▶ **Work instructions**:
Across the records, how many lines contain "else"? Answer with the number alone.

[The data Boundary: Start]

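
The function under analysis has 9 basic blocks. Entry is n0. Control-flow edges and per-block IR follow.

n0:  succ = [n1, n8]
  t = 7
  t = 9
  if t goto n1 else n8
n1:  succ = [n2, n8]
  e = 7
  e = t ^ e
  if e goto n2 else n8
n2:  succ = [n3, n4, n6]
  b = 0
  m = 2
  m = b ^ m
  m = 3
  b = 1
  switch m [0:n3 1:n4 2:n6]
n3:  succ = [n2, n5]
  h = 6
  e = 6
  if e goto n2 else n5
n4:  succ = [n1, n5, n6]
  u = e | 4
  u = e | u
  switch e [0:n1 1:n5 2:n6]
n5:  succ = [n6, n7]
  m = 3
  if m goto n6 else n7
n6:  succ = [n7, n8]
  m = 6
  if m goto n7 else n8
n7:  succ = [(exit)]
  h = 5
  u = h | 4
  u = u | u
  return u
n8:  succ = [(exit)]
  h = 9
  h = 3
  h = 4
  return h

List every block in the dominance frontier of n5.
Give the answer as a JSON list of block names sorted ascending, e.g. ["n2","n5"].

idom tree: n1←n0 n2←n1 n3←n2 n4←n2 n5←n2 n6←n2 n7←n2 n8←n0
Dom∩ at merges:
  n1: preds {n0,n4}: {n0} ∩ {n0,n1,n2,n4} = {n0}; idom=n0
  n2: preds {n1,n3}: {n0,n1} ∩ {n0,n1,n2,n3} = {n0,n1}; idom=n1
  n5: preds {n3,n4}: {n0,n1,n2,n3} ∩ {n0,n1,n2,n4} = {n0,n1,n2}; idom=n2
  n6: preds {n2,n4,n5}: {n0,n1,n2} ∩ {n0,n1,n2,n4} ∩ {n0,n1,n2,n5} = {n0,n1,n2}; idom=n2
  n7: preds {n5,n6}: {n0,n1,n2,n5} ∩ {n0,n1,n2,n6} = {n0,n1,n2}; idom=n2
  n8: preds {n0,n1,n6}: {n0} ∩ {n0,n1} ∩ {n0,n1,n2,n6} = {n0}; idom=n0

DF derivation:
  join n1 pred n0: · stop@n0
  join n1 pred n4: n4→n2→n1 stop@n0
  join n2 pred n1: · stop@n1
  join n2 pred n3: n3→n2 stop@n1
  join n5 pred n3: n3 stop@n2
  join n5 pred n4: n4 stop@n2
  join n6 pred n2: · stop@n2
  join n6 pred n4: n4 stop@n2
  join n6 pred n5: n5 stop@n2
  join n7 pred n5: n5 stop@n2
  join n7 pred n6: n6 stop@n2
  join n8 pred n0: · stop@n0
  join n8 pred n1: n1 stop@n0
  join n8 pred n6: n6→n2→n1 stop@n0
  DF(n0)=∅
  DF(n1)={n1,n8}
  DF(n2)={n1,n2,n8}
  DF(n3)={n2,n5}
  DF(n4)={n1,n5,n6}
  DF(n5)={n6,n7}
  DF(n6)={n7,n8}
  DF(n7)=∅
  DF(n8)=∅

DF(n5) = ["n6", "n7"]

Answer: ["n6", "n7"]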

[The data Boundary: End]

▶ **Answer area**:
5